## Problem description
Every record should be written out again in full, with no character altered.

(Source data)
• • • • •

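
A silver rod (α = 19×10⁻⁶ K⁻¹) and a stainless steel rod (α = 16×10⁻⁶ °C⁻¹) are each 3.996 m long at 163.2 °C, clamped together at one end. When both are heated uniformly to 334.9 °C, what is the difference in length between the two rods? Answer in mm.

2.06 mm

ΔT = 171.7 K
silver: ΔL = 19×10⁻⁶ × 3.996 m × 171.7 = 1.3036×10⁻² m = 13.036 mm
stainless steel: ΔL = 16×10⁻⁶ × 3.996 m × 171.7 = 1.0978×10⁻² m = 10.978 mm
difference = 13.036 − 10.978 = 2.058 mm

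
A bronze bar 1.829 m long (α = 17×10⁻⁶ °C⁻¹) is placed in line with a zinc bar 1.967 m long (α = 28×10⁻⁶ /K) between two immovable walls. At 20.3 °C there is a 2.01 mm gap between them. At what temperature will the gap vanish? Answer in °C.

T = 43.6 °C

Gap closes when ΔL₁ + ΔL₂ = 2.01 mm = 2.01×10⁻³ m
(α₁L₁ + α₂L₂)ΔT = g
α₁L₁ + α₂L₂ = 17×10⁻⁶×1.829 + 28×10⁻⁶×1.967 = 8.6169×10⁻⁵ m/K
ΔT = 2.01×10⁻³ / 8.6169×10⁻⁵ = 23.326 K
T = 20.3 + 23.326 = 43.626 °C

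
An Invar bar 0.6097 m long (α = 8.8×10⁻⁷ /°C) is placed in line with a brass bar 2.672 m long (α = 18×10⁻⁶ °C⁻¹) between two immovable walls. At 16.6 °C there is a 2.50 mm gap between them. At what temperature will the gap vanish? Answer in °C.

Gap closes when ΔL₁ + ΔL₂ = 2.50 mm = 2.50×10⁻³ m
(α₁L₁ + α₂L₂)ΔT = g
α₁L₁ + α₂L₂ = 8.8×10⁻⁷×0.6097 + 18×10⁻⁶×2.672 = 4.8632536×10⁻⁵ m/K
ΔT = 2.50×10⁻³ / 4.8632536×10⁻⁵ = 51.406 K
T = 16.6 + 51.406 = 68.006 °C

T = 68.0 °C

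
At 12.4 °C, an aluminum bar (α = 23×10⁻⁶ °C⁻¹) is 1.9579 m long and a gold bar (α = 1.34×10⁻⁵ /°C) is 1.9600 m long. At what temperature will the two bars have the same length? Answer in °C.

Equal length when α₁L₁ΔT − α₂L₂ΔT = L₂ − L₁ = 2.10×10⁻³ m
α₁L₁ = 4.50317×10⁻⁵, α₂L₂ = 2.6264×10⁻⁵ → Δ(αL) = 1.87677×10⁻⁵ m/K
ΔT = 2.10×10⁻³ / 1.87677×10⁻⁵ = 111.894 K, so T = 12.4 + 111.894 = 124.294 °C

T = 124.3 °C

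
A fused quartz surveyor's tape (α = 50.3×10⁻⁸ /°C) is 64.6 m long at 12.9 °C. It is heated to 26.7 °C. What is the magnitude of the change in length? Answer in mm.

|ΔT| = |26.7 − 12.9| = 13.8 K
ΔL = αL₀ΔT = (50.3×10⁻⁸)(64.6)(13.8) = 4.48×10⁻⁴ m

ΔL = 0.448 mm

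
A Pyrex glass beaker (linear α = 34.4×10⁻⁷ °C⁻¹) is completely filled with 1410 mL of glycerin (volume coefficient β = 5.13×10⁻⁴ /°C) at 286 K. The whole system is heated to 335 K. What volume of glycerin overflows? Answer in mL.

The beaker also expands: β_container ≈ 3α = 1.032×10⁻⁵ /K
Net overflow = V₀(β_liq − 3α_cont)ΔT
β − 3α = 5.13×10⁻⁴ − 1.032×10⁻⁵ = 5.0268×10⁻⁴ /K; ΔT = 49 K
ΔV = 1410 × 5.0268×10⁻⁴ × 49 = 34.7 mL

34.7 mL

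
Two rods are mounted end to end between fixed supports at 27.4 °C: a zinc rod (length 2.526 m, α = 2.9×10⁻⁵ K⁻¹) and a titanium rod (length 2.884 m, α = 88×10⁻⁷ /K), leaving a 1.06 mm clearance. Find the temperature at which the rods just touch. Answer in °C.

α₁L₁ = 7.3254×10⁻⁵ m/K, α₂L₂ = 2.53792×10⁻⁵ m/K → total 9.86332×10⁻⁵ m/K
ΔT = g/(α₁L₁+α₂L₂) = 1.06×10⁻³ / 9.86332×10⁻⁵ = 10.747 K
T = 27.4 + 10.747 = 38.147 °C

T = 38.1 °C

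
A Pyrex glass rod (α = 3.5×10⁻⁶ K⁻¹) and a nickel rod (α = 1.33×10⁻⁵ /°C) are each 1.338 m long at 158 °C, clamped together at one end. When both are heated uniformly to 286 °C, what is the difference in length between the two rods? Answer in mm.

ΔT = 128 K
Pyrex glass: ΔL = 3.5×10⁻⁶ × 1.338 m × 128 = 5.9942×10⁻⁴ m = 0.59942 mm
nickel: ΔL = 1.33×10⁻⁵ × 1.338 m × 128 = 2.2778×10⁻³ m = 2.2778 mm
difference = 2.2778 − 0.59942 = 1.67838 mm

1.68 mm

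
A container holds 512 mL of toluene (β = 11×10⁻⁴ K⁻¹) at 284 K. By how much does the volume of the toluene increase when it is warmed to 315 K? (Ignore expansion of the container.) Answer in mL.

ΔV = 17.5 mL

|ΔT| = |315 − 284| = 31 K
ΔV = βV₀ΔT = (11×10⁻⁴)(512)(31) = 17.5 mL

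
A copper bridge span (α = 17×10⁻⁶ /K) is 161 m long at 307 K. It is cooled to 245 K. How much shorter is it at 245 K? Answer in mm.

ΔL = 170 mm

|ΔT| = |245 − 307| = 62 K
ΔL = αL₀ΔT = (17×10⁻⁶)(161)(62) = 1.70×10⁻¹ m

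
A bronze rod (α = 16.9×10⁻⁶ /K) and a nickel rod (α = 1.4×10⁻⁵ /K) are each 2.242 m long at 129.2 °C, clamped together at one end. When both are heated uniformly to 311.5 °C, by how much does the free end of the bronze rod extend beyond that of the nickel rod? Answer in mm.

ΔT = 182.3 K
bronze: ΔL = 16.9×10⁻⁶ × 2.242 m × 182.3 = 6.9073×10⁻³ m = 6.9073 mm
nickel: ΔL = 1.4×10⁻⁵ × 2.242 m × 182.3 = 5.7220×10⁻³ m = 5.7220 mm
difference = 6.9073 − 5.7220 = 1.1853 mm

1.19 mm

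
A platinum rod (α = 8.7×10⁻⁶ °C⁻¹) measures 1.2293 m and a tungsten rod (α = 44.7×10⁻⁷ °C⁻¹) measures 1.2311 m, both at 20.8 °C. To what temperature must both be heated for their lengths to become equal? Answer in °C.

T = 367.5 °C

Equal length when α₁L₁ΔT − α₂L₂ΔT = L₂ − L₁ = 1.80×10⁻³ m
α₁L₁ = 1.069491×10⁻⁵, α₂L₂ = 5.503017×10⁻⁶ → Δ(αL) = 5.191893×10⁻⁶ m/K
ΔT = 1.80×10⁻³ / 5.191893×10⁻⁶ = 346.694 K, so T = 20.8 + 346.694 = 367.494 °C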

• • • • •

## Answer for this exercise
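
A silver rod (α = 19×10⁻⁶ K⁻¹) and a stainless steel rod (α = 16×10⁻⁶ °C⁻¹) are each 3.996 m long at 163.2 °C, clamped together at one end. When both are heated uniformly to 334.9 °C, what is the difference in length between the two rods? Answer in mm.

2.06 mm

ΔT = 171.7 K
silver: ΔL = 19×10⁻⁶ × 3.996 m × 171.7 = 1.3036×10⁻² m = 13.036 mm
stainless steel: ΔL = 16×10⁻⁶ × 3.996 m × 171.7 = 1.0978×10⁻² m = 10.978 mm
difference = 13.036 − 10.978 = 2.058 mm

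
A bronze bar 1.829 m long (α = 17×10⁻⁶ °C⁻¹) is placed in line with a zinc bar 1.967 m long (α = 28×10⁻⁶ /K) between two immovable walls. At 20.3 °C there is a 2.01 mm gap between them. At what temperature will the gap vanish? Answer in °C.

T = 43.6 °C

Gap closes when ΔL₁ + ΔL₂ = 2.01 mm = 2.01×10⁻³ m
(α₁L₁ + α₂L₂)ΔT = g
α₁L₁ + α₂L₂ = 17×10⁻⁶×1.829 + 28×10⁻⁶×1.967 = 8.6169×10⁻⁵ m/K
ΔT = 2.01×10⁻³ / 8.6169×10⁻⁵ = 23.326 K
T = 20.3 + 23.326 = 43.626 °C

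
An Invar bar 0.6097 m long (α = 8.8×10⁻⁷ /°C) is placed in line with a brass bar 2.672 m long (α = 18×10⁻⁶ °C⁻¹) between two immovable walls. At 16.6 °C there is a 2.50 mm gap between them. At what temperature will the gap vanish? Answer in °C.

Gap closes when ΔL₁ + ΔL₂ = 2.50 mm = 2.50×10⁻³ m
(α₁L₁ + α₂L₂)ΔT = g
α₁L₁ + α₂L₂ = 8.8×10⁻⁷×0.6097 + 18×10⁻⁶×2.672 = 4.8632536×10⁻⁵ m/K
ΔT = 2.50×10⁻³ / 4.8632536×10⁻⁵ = 51.406 K
T = 16.6 + 51.406 = 68.006 °C

T = 68.0 °C

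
At 12.4 °C, an aluminum bar (α = 23×10⁻⁶ °C⁻¹) is 1.9579 m long and a gold bar (α = 1.34×10⁻⁵ /°C) is 1.9600 m long. At what temperature will the two bars have the same length? Answer in °C.

Equal length when α₁L₁ΔT − α₂L₂ΔT = L₂ − L₁ = 2.10×10⁻³ m
α₁L₁ = 4.50317×10⁻⁵, α₂L₂ = 2.6264×10⁻⁵ → Δ(αL) = 1.87677×10⁻⁵ m/K
ΔT = 2.10×10⁻³ / 1.87677×10⁻⁵ = 111.894 K, so T = 12.4 + 111.894 = 124.294 °C

T = 124.3 °C

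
A fused quartz surveyor's tape (α = 50.3×10⁻⁸ /°C) is 64.6 m long at 12.9 °C. It is heated to 26.7 °C. What is the magnitude of the change in length? Answer in mm.

|ΔT| = |26.7 − 12.9| = 13.8 K
ΔL = αL₀ΔT = (50.3×10⁻⁸)(64.6)(13.8) = 4.48×10⁻⁴ m

ΔL = 0.448 mm

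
A Pyrex glass beaker (linear α = 34.4×10⁻⁷ °C⁻¹) is completely filled with 1410 mL of glycerin (volume coefficient β = 5.13×10⁻⁴ /°C) at 286 K. The whole system is heated to 335 K. What volume of glycerin overflows? Answer in mL.

The beaker also expands: β_container ≈ 3α = 1.032×10⁻⁵ /K
Net overflow = V₀(β_liq − 3α_cont)ΔT
β − 3α = 5.13×10⁻⁴ − 1.032×10⁻⁵ = 5.0268×10⁻⁴ /K; ΔT = 49 K
ΔV = 1410 × 5.0268×10⁻⁴ × 49 = 34.7 mL

34.7 mL

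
Two rods are mounted end to end between fixed supports at 27.4 °C: a zinc rod (length 2.526 m, α = 2.9×10⁻⁵ K⁻¹) and a titanium rod (length 2.884 m, α = 88×10⁻⁷ /K), leaving a 1.06 mm clearance. Find the temperature at which the rods just touch. Answer in °C.

α₁L₁ = 7.3254×10⁻⁵ m/K, α₂L₂ = 2.53792×10⁻⁵ m/K → total 9.86332×10⁻⁵ m/K
ΔT = g/(α₁L₁+α₂L₂) = 1.06×10⁻³ / 9.86332×10⁻⁵ = 10.747 K
T = 27.4 + 10.747 = 38.147 °C

T = 38.1 °C

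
A Pyrex glass rod (α = 3.5×10⁻⁶ K⁻¹) and a nickel rod (α = 1.33×10⁻⁵ /°C) are each 1.338 m long at 158 °C, clamped together at one end. When both are heated uniformly to 286 °C, what is the difference in length between the two rods? Answer in mm.

ΔT = 128 K
Pyrex glass: ΔL = 3.5×10⁻⁶ × 1.338 m × 128 = 5.9942×10⁻⁴ m = 0.59942 mm
nickel: ΔL = 1.33×10⁻⁵ × 1.338 m × 128 = 2.2778×10⁻³ m = 2.2778 mm
difference = 2.2778 − 0.59942 = 1.67838 mm

1.68 mm

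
A container holds 512 mL of toluene (β = 11×10⁻⁴ K⁻¹) at 284 K. By how much does the volume of the toluene increase when it is warmed to 315 K? (Ignore expansion of the container.) Answer in mL.

ΔV = 17.5 mL

|ΔT| = |315 − 284| = 31 K
ΔV = βV₀ΔT = (11×10⁻⁴)(512)(31) = 17.5 mL

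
A copper bridge span (α = 17×10⁻⁶ /K) is 161 m long at 307 K. It is cooled to 245 K. How much shorter is it at 245 K? Answer in mm.

ΔL = 170 mm

|ΔT| = |245 − 307| = 62 K
ΔL = αL₀ΔT = (17×10⁻⁶)(161)(62) = 1.70×10⁻¹ m

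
A bronze rod (α = 16.9×10⁻⁶ /K) and a nickel rod (α = 1.4×10⁻⁵ /K) are each 2.242 m long at 129.2 °C, clamped together at one end. When both are heated uniformly to 311.5 °C, by how much does the free end of the bronze rod extend beyond that of the nickel rod? Answer in mm.

ΔT = 182.3 K
bronze: ΔL = 16.9×10⁻⁶ × 2.242 m × 182.3 = 6.9073×10⁻³ m = 6.9073 mm
nickel: ΔL = 1.4×10⁻⁵ × 2.242 m × 182.3 = 5.7220×10⁻³ m = 5.7220 mm
difference = 6.9073 − 5.7220 = 1.1853 mm

1.19 mm

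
A platinum rod (α = 8.7×10⁻⁶ °C⁻¹) measures 1.2293 m and a tungsten rod (α = 44.7×10⁻⁷ °C⁻¹) measures 1.2311 m, both at 20.8 °C. To what temperature must both be heated for their lengths to become equal? Answer in °C.

T = 367.5 °C

Equal length when α₁L₁ΔT − α₂L₂ΔT = L₂ − L₁ = 1.80×10⁻³ m
α₁L₁ = 1.069491×10⁻⁵, α₂L₂ = 5.503017×10⁻⁶ → Δ(αL) = 5.191893×10⁻⁶ m/K
ΔT = 1.80×10⁻³ / 5.191893×10⁻⁶ = 346.694 K, so T = 20.8 + 346.694 = 367.494 °C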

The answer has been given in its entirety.